_ACTION ITEM_:
Everything from the line holding "A → b b | d | d C" to the end of the data must be reproduced exactly; include both boundary lines and nothing else.

--- WORKING DATA Enclosed Below ---

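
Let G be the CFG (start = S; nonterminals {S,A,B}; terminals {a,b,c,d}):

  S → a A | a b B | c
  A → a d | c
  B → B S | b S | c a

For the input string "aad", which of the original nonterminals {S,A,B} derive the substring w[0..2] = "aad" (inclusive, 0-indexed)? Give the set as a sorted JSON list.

Convert to CNF:
  S -> T0 A | T0 X4 | c
  A -> T0 T1 | c
  B -> B S | T2 S | T3 T0
  T0 -> a
  T1 -> d
  T2 -> b
  T3 -> c
  X4 -> T2 B

CYK table (by increasing span), restricted to cells inside w[0..2]:
  T[0,0] 'a' = {T0}  orig:{}
  T[1,1] 'a' = {T0}  orig:{}
  T[2,2] 'd' = {T1}  orig:{}
  T[0,1] 'aa' = ∅
  T[1,2] 'ad' = {A}
  T[0,2] 'aad' = {S}

Original NTs in T[0,2] deriving "aad": ["S"]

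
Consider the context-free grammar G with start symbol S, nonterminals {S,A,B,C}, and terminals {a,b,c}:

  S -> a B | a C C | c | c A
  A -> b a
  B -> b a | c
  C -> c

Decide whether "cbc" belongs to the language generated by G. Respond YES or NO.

Convert to CNF:
  S -> T1 B | T1 X3 | T2 A | c
  A -> T0 T1
  B -> T0 T1 | c
  C -> c
  T0 -> b
  T1 -> a
  T2 -> c
  X3 -> C C

CYK fill:
  cell(0,0) c: {B,C,S,T2}  orig:{B,C,S}
  cell(1,1) b: {T0}  orig:{}
  cell(2,2) c: {B,C,S,T2}  orig:{B,C,S}
  cell(0,1) cb: ∅
  cell(1,2) bc: ∅
  cell(0,2) cbc: ∅

S ∉ T[0,2] ⇒ NO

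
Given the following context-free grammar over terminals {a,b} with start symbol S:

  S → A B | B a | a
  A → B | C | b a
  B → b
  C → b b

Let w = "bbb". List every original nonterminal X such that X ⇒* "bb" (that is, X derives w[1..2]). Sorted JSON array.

CNF form of G:
  S -> A B | B T1 | a
  A -> T0 T0 | T0 T1 | b
  B -> b
  C -> T0 T0
  T0 -> b
  T1 -> a

Fill CYK table bottom-up (cells [i..j] with 1 ≤ i ≤ j ≤ 2 only):
  cell(1,1) b: {A,B,T0}  orig:{A,B}
  cell(2,2) b: {A,B,T0}  orig:{A,B}
  cell(1,2) bb: {A,C,S}

Original NTs in T[1,2] deriving "bb": ["A", "C", "S"]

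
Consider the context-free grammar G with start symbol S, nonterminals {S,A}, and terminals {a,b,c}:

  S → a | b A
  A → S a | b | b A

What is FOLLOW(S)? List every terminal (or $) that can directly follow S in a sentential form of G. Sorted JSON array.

FIRST sets, iterate to fixpoint:
round 1:
  A via A→b: +{b}
  S via S→a: +{a}
  S via S→b A: +{b}
  FIRST[S]={a,b}  FIRST[A]={b}
round 2:
  A via A→S a: +{a}
  FIRST[S]={a,b}  FIRST[A]={a,b}
round 3: (stable)
  FIRST[S]={a,b}  FIRST[A]={a,b}

Compute FOLLOW by fixpoint:
FOLLOW(S) := {$}
[1]
  A→S a: FOLLOW(S) ⊇ FIRST(a) = {a}; new: +{a}
  S→b A: FOLLOW(A) ⊇ FOLLOW(S) ⊇ {$,a}; new: +{$,a}
  FOLLOW(S)={$,a}  FOLLOW(A)={$,a}
[2] (no change)
  FOLLOW(S)={$,a}  FOLLOW(A)={$,a}

FOLLOW(S) = ["$", "a"]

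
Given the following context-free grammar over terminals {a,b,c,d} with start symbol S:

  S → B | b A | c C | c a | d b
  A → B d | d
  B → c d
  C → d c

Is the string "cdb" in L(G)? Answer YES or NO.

Convert to CNF:
  S -> T0 T2 | T1 C | T1 T0 | T1 T3 | T2 A
  A -> B T0 | d
  B -> T1 T0
  C -> T0 T1
  T0 -> d
  T1 -> c
  T2 -> b
  T3 -> a

CYK fill:
  cell(0,0) c: {T1}  orig:{}
  cell(1,1) d: {A,T0}  orig:{A}
  cell(2,2) b: {T2}  orig:{}
  cell(0,1) cd: {B,S}
  cell(1,2) db: {S}
  cell(0,2) cdb: ∅

S ∉ T[0,2] ⇒ NO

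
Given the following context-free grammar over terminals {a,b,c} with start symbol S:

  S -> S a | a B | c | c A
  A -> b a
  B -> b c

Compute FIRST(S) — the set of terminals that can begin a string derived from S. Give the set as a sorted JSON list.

FIRST sets, iterate to fixpoint:
iter 1:
  A via A→b a: +{b}
  B via B→b c: +{b}
  S via S→a B: +{a}
  S via S→c: +{c}
  FIRST[S]={a,c}  FIRST[A]={b}  FIRST[B]={b}
iter 2: (no change)
  FIRST[S]={a,c}  FIRST[A]={b}  FIRST[B]={b}

FIRST(S) = ["a", "c"]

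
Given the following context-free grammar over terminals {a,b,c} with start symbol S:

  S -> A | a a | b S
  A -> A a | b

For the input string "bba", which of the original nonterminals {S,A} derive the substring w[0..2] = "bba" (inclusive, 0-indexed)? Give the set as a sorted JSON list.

CNF form of G:
  S -> A T0 | T0 T0 | T1 S | b
  A -> A T0 | b
  T0 -> a
  T1 -> b

Fill CYK table bottom-up — only the sub-triangle for w[0..2]:
  cell(0,0) b: {A,S,T1}  orig:{A,S}
  cell(1,1) b: {A,S,T1}  orig:{A,S}
  cell(2,2) a: {T0}  orig:{}
  cell(0,1) bb: {S}
  cell(1,2) ba: {A,S}
  cell(0,2) bba: {S}

Original NTs in T[0,2] deriving "bba": ["S"]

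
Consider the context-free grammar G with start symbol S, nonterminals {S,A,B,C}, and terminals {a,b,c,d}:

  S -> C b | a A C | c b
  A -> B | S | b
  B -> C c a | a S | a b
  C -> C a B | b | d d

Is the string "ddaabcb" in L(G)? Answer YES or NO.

Convert to CNF:
  S -> C T0 | T1 T0 | T2 X8
  A -> C T0 | C X4 | T1 T0 | T2 S | T2 T0 | T2 X5 | b
  B -> C X6 | T2 S | T2 T0
  C -> C X7 | T3 T3 | b
  T0 -> b
  T1 -> c
  T2 -> a
  T3 -> d
  X4 -> T1 T2
  X5 -> A C
  X6 -> T1 T2
  X7 -> T2 B
  X8 -> A C

CYK table (by increasing span):
  T[0,0] 'd' = {T3}  orig:{}
  T[1,1] 'd' = {T3}  orig:{}
  T[2,2] 'a' = {T2}  orig:{}
  T[3,3] 'a' = {T2}  orig:{}
  T[4,4] 'b' = {A,C,T0}  orig:{A,C}
  T[5,5] 'c' = {T1}  orig:{}
  T[6,6] 'b' = {A,C,T0}  orig:{A,C}
  T[0,1] 'dd' = {C}
  T[1,2] 'da' = ∅
  T[2,3] 'aa' = ∅
  T[3,4] 'ab' = {A,B}
  T[4,5] 'bc' = ∅
  T[5,6] 'cb' = {A,S}
  T[0,2] 'dda' = ∅
  T[1,3] 'daa' = ∅
  T[2,4] 'aab' = {X7}  orig:{}
  T[3,5] 'abc' = ∅
  T[4,6] 'bcb' = ∅
  T[0,3] 'ddaa' = ∅
  T[1,4] 'daab' = ∅
  T[2,5] 'aabc' = ∅
  T[3,6] 'abcb' = ∅
  T[0,4] 'ddaab' = {C}
  T[1,5] 'daabc' = ∅
  T[2,6] 'aabcb' = ∅
  T[0,5] 'ddaabc' = ∅
  T[1,6] 'daabcb' = ∅
  T[0,6] 'ddaabcb' = ∅

S ∉ T[0,6] ⇒ NO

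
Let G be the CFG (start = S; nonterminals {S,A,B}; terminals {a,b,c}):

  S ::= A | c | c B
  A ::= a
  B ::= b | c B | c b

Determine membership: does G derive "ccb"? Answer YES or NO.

Convert to CNF:
  S -> T0 B | a | c
  A -> a
  B -> T0 B | T0 T1 | b
  T0 -> c
  T1 -> b

Fill CYK table bottom-up:
  cell(0,0) c: {S,T0}  orig:{S}
  cell(1,1) c: {S,T0}  orig:{S}
  cell(2,2) b: {B,T1}  orig:{B}
  cell(0,1) cc: ∅
  cell(1,2) cb: {B,S}
  cell(0,2) ccb: {B,S}

S ∈ T[0,2] ⇒ YES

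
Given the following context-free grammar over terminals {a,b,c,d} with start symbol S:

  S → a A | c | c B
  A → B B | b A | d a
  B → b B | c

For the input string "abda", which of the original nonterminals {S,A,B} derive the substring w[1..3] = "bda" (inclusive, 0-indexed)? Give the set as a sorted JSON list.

CNF form of G:
  S -> T2 A | T3 B | c
  A -> B B | T0 A | T1 T2
  B -> T0 B | c
  T0 -> b
  T1 -> d
  T2 -> a
  T3 -> c

CYK fill — only the sub-triangle for w[1..3]:
  [1..1]={T0}  "b"  orig:{}
  [2..2]={T1}  "d"  orig:{}
  [3..3]={T2}  "a"  orig:{}
  [1..2]=∅  "bd"
  [2..3]={A}  "da"
  [1..3]={A}  "bda"

Original NTs in T[1,3] deriving "bda": ["A"]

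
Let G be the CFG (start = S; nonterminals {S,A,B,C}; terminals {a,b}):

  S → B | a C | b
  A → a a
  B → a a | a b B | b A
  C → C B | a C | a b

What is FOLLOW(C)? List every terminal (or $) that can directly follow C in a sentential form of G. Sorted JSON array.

Compute FIRST by fixpoint:
[1]
  A via A→a a: +{a}
  B via B→a a: +{a}
  B via B→b A: +{b}
  C via C→a C: +{a}
  S via S→B: +{a,b}
  FIRST[S]={a,b}  FIRST[A]={a}  FIRST[B]={a,b}  FIRST[C]={a}
[2] done
  FIRST[S]={a,b}  FIRST[A]={a}  FIRST[B]={a,b}  FIRST[C]={a}

FOLLOW sets:
initialize: $ ∈ FOLLOW(S)
round 1:
  C→C B: FOLLOW(C) ⊇ FIRST(B) = {a,b}; new: +{a,b}
  C→C B: FOLLOW(B) ⊇ FOLLOW(C) ⊇ {a,b}; new: +{a,b}
  S→B: FOLLOW(B) ⊇ FOLLOW(S) ⊇ {$}; new: +{$}
  S→a C: FOLLOW(C) ⊇ FOLLOW(S) ⊇ {$}; new: +{$}
  S: {$}  A: {}  B: {$,a,b}  C: {$,a,b}
round 2:
  B→b A: FOLLOW(A) ⊇ FOLLOW(B) ⊇ {$,a,b}; new: +{$,a,b}
  S: {$}  A: {$,a,b}  B: {$,a,b}  C: {$,a,b}
round 3: (stable)
  S: {$}  A: {$,a,b}  B: {$,a,b}  C: {$,a,b}

FOLLOW(C) = ["$", "a", "b"]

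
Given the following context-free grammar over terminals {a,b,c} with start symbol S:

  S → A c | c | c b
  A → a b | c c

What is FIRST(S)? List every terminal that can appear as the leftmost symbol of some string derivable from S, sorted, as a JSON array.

FIRST sets, iterate to fixpoint:
iter 1:
  A via A→a b: +{a}
  A via A→c c: +{c}
  S via S→A c: +{a,c}
  FIRST[S]={a,c}  FIRST[A]={a,c}
iter 2: — fixpoint
  FIRST[S]={a,c}  FIRST[A]={a,c}

FIRST(S) = ["a", "c"]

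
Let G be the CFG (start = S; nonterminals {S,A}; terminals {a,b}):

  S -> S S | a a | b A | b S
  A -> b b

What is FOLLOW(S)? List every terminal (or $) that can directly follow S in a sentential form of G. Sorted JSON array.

FIRST sets, iterate to fixpoint:
round 1:
  A via A→b b: +{b}
  S via S→a a: +{a}
  S via S→b A: +{b}
  FIRST(S)={a,b}  FIRST(A)={b}
round 2: (stable)
  FIRST(S)={a,b}  FIRST(A)={b}

FOLLOW iteration:
seed FOLLOW(S) with $
iter 1:
  S→S S: FOLLOW(S) ⊇ FIRST(S) = {a,b}; new: +{a,b}
  S→b A: FOLLOW(A) ⊇ FOLLOW(S) ⊇ {$,a,b}; new: +{$,a,b}
  S: {$,a,b}  A: {$,a,b}
iter 2: (no change)
  S: {$,a,b}  A: {$,a,b}

FOLLOW(S) = ["$", "a", "b"]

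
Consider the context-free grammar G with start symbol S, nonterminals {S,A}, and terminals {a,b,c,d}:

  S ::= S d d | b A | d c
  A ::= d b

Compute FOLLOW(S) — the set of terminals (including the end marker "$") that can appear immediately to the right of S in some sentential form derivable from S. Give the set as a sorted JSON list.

FIRST iteration:
[1]
  A via A→d b: +{d}
  S via S→b A: +{b}
  S via S→d c: +{d}
  FIRST[S]={b,d}  FIRST[A]={d}
[2] (no change)
  FIRST[S]={b,d}  FIRST[A]={d}

FOLLOW sets:
initialize: $ ∈ FOLLOW(S)
iter 1:
  S→S d d: FOLLOW(S) ⊇ FIRST(d) = {d}; new: +{d}
  S→b A: FOLLOW(A) ⊇ FOLLOW(S) ⊇ {$,d}; new: +{$,d}
  S: {$,d}  A: {$,d}
iter 2: (stable)
  S: {$,d}  A: {$,d}

FOLLOW(S) = ["$", "d"]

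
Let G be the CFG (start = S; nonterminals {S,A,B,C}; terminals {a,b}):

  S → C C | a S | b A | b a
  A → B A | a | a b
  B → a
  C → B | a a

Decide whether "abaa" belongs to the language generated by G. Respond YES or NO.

CNF form of G:
  S -> C C | T0 S | T1 A | T1 T0
  A -> B A | T0 T1 | a
  B -> a
  C -> T0 T0 | a
  T0 -> a
  T1 -> b

Fill CYK table bottom-up:
  [0..0]={A,B,C,T0}  "a"  orig:{A,B,C}
  [1..1]={T1}  "b"  orig:{}
  [2..2]={A,B,C,T0}  "a"  orig:{A,B,C}
  [3..3]={A,B,C,T0}  "a"  orig:{A,B,C}
  [0..1]={A}  "ab"
  [1..2]={S}  "ba"
  [2..3]={A,C,S}  "aa"
  [0..2]={S}  "aba"
  [1..3]={S}  "baa"
  [0..3]={S}  "abaa"

S ∈ T[0,3] ⇒ YES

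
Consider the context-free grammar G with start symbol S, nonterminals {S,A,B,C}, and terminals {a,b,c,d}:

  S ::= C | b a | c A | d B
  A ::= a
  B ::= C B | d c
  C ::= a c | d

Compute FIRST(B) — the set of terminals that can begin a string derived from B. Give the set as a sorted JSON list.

FIRST sets, iterate to fixpoint:
round 1:
  A via A→a: +{a}
  B via B→d c: +{d}
  C via C→a c: +{a}
  C via C→d: +{d}
  S via S→C: +{a,d}
  S via S→b a: +{b}
  S via S→c A: +{c}
  FIRST(S)={a,b,c,d}  FIRST(A)={a}  FIRST(B)={d}  FIRST(C)={a,d}
round 2:
  B via B→C B: +{a}
  FIRST(S)={a,b,c,d}  FIRST(A)={a}  FIRST(B)={a,d}  FIRST(C)={a,d}
round 3: — fixpoint
  FIRST(S)={a,b,c,d}  FIRST(A)={a}  FIRST(B)={a,d}  FIRST(C)={a,d}

FIRST(B) = ["a", "d"]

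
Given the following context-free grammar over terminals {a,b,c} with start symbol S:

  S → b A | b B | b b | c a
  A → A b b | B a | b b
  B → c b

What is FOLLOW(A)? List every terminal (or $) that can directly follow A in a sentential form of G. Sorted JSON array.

Compute FIRST by fixpoint:
round 1:
  A via A→b b: +{b}
  B via B→c b: +{c}
  S via S→b A: +{b}
  S via S→c a: +{c}
  FIRST(S)={b,c}  FIRST(A)={b}  FIRST(B)={c}
round 2:
  A via A→B a: +{c}
  FIRST(S)={b,c}  FIRST(A)={b,c}  FIRST(B)={c}
round 3: (stable)
  FIRST(S)={b,c}  FIRST(A)={b,c}  FIRST(B)={c}

FOLLOW iteration:
initialize: $ ∈ FOLLOW(S)
pass 1:
  A→A b b: FOLLOW(A) ⊇ FIRST(b) = {b}; new: +{b}
  A→B a: FOLLOW(B) ⊇ FIRST(a) = {a}; new: +{a}
  S→b A: FOLLOW(A) ⊇ FOLLOW(S) ⊇ {$}; new: +{$}
  S→b B: FOLLOW(B) ⊇ FOLLOW(S) ⊇ {$}; new: +{$}
  FOLLOW(S)={$}  FOLLOW(A)={$,b}  FOLLOW(B)={$,a}
pass 2: (no change)
  FOLLOW(S)={$}  FOLLOW(A)={$,b}  FOLLOW(B)={$,a}

FOLLOW(A) = ["$", "b"]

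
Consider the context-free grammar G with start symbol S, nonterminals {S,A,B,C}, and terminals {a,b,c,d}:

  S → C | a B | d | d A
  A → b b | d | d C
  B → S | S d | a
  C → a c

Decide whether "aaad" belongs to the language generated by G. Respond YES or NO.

CNF form of G:
  S -> T1 A | T2 B | T2 T3 | d
  A -> T0 T0 | T1 C | d
  B -> S T1 | T1 A | T2 B | T2 T3 | a | d
  C -> T2 T3
  T0 -> b
  T1 -> d
  T2 -> a
  T3 -> c

CYK fill:
  [0..0]={B,T2}  "a"  orig:{B}
  [1..1]={B,T2}  "a"  orig:{B}
  [2..2]={B,T2}  "a"  orig:{B}
  [3..3]={A,B,S,T1}  "d"  orig:{A,B,S}
  [0..1]={B,S}  "aa"
  [1..2]={B,S}  "aa"
  [2..3]={B,S}  "ad"
  [0..2]={B,S}  "aaa"
  [1..3]={B,S}  "aad"
  [0..3]={B,S}  "aaad"

S ∈ T[0,3] ⇒ YES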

--- End of Enclosed WORKING DATA ---

_RESPONSE AREA_:
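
  A → b b | d | d C
  B → S | S d | a
  C → a c

Decide whether "aaad" belongs to the language generated by G. Respond YES or NO.

CNF form of G:
  S -> T1 A | T2 B | T2 T3 | d
  A -> T0 T0 | T1 C | d
  B -> S T1 | T1 A | T2 B | T2 T3 | a | d
  C -> T2 T3
  T0 -> b
  T1 -> d
  T2 -> a
  T3 -> c

CYK fill:
  [0..0]={B,T2}  "a"  orig:{B}
  [1..1]={B,T2}  "a"  orig:{B}
  [2..2]={B,T2}  "a"  orig:{B}
  [3..3]={A,B,S,T1}  "d"  orig:{A,B,S}
  [0..1]={B,S}  "aa"
  [1..2]={B,S}  "aa"
  [2..3]={B,S}  "ad"
  [0..2]={B,S}  "aaa"
  [1..3]={B,S}  "aad"
  [0..3]={B,S}  "aaad"

S ∈ T[0,3] ⇒ YES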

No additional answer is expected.